──────── The data ────────

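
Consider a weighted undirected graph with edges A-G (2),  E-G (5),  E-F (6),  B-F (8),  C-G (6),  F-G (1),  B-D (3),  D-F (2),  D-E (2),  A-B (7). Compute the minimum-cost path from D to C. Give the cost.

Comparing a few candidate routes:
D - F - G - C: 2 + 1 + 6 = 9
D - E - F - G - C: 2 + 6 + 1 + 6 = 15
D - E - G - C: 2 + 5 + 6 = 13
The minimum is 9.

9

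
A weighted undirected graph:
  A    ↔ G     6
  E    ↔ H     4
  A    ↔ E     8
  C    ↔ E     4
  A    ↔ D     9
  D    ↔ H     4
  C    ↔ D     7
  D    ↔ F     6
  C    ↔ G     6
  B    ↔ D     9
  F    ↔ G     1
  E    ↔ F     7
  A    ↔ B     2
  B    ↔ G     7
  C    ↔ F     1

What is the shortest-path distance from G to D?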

────────

▸ **What you need to do**
Could you retype all of the entries exactly, leaving none out?

▸ **Finished exercise**
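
Consider a weighted undirected graph with edges A-G (2),  E-G (5),  E-F (6),  B-F (8),  C-G (6),  F-G (1),  B-D (3),  D-F (2),  D-E (2),  A-B (7). Compute the minimum-cost path from D to C. Give the cost.

Comparing a few candidate routes:
D - F - G - C: 2 + 1 + 6 = 9
D - E - F - G - C: 2 + 6 + 1 + 6 = 15
D - E - G - C: 2 + 5 + 6 = 13
The minimum is 9.

9

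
A weighted undirected graph:
  A    ↔ G     6
  E    ↔ H     4
  A    ↔ E     8
  C    ↔ E     4
  A    ↔ D     9
  D    ↔ H     4
  C    ↔ D     7
  D    ↔ F     6
  C    ↔ G     6
  B    ↔ D     9
  F    ↔ G     1
  E    ↔ F     7
  A    ↔ B     2
  B    ↔ G     7
  C    ↔ F     1

What is the shortest-path distance from G to D?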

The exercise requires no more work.